---------- DATA FOR PROCESSING

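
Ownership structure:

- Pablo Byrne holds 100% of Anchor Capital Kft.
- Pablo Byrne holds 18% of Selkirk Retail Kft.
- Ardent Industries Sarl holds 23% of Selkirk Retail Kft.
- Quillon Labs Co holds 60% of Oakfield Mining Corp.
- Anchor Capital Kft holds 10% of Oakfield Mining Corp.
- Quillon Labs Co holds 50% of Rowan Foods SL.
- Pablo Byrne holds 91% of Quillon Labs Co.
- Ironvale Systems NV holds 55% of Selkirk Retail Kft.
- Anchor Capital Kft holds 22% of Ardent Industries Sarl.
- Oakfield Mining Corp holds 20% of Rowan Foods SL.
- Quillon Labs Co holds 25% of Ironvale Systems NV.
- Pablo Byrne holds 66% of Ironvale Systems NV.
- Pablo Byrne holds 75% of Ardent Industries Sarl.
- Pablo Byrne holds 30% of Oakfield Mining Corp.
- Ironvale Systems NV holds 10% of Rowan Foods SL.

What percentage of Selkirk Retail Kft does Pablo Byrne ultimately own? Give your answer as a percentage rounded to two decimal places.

89.12%

Pablo reaches Selkirk along 5 paths.
Via Ironvale: 66% × 55% = 36.3%.
Via Quillon → Ironvale: 91% × 25% × 55% = 12.5125%.
Via Ardent: 75% × 23% = 17.25%.
Via Anchor → Ardent: 100% × 22% × 23% = 5.06%.
Direct stake: 18% = 18%.
Total: 36.3% + 12.5125% + 17.25% + 5.06% + 18% = 89.1225%.
Rounded: 89.12%.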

--------------------

Copy every record once more, exactly as given.

SOLUTION FOR THIS EXERCISE:
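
Ownership structure:

- Pablo Byrne holds 100% of Anchor Capital Kft.
- Pablo Byrne holds 18% of Selkirk Retail Kft.
- Ardent Industries Sarl holds 23% of Selkirk Retail Kft.
- Quillon Labs Co holds 60% of Oakfield Mining Corp.
- Anchor Capital Kft holds 10% of Oakfield Mining Corp.
- Quillon Labs Co holds 50% of Rowan Foods SL.
- Pablo Byrne holds 91% of Quillon Labs Co.
- Ironvale Systems NV holds 55% of Selkirk Retail Kft.
- Anchor Capital Kft holds 22% of Ardent Industries Sarl.
- Oakfield Mining Corp holds 20% of Rowan Foods SL.
- Quillon Labs Co holds 25% of Ironvale Systems NV.
- Pablo Byrne holds 66% of Ironvale Systems NV.
- Pablo Byrne holds 75% of Ardent Industries Sarl.
- Pablo Byrne holds 30% of Oakfield Mining Corp.
- Ironvale Systems NV holds 10% of Rowan Foods SL.

What percentage of Selkirk Retail Kft does Pablo Byrne ultimately own? Give your answer as a percentage rounded to two decimal places.

89.12%

Pablo reaches Selkirk along 5 paths.
Via Ironvale: 66% × 55% = 36.3%.
Via Quillon → Ironvale: 91% × 25% × 55% = 12.5125%.
Via Ardent: 75% × 23% = 17.25%.
Via Anchor → Ardent: 100% × 22% × 23% = 5.06%.
Direct stake: 18% = 18%.
Total: 36.3% + 12.5125% + 17.25% + 5.06% + 18% = 89.1225%.
Rounded: 89.12%.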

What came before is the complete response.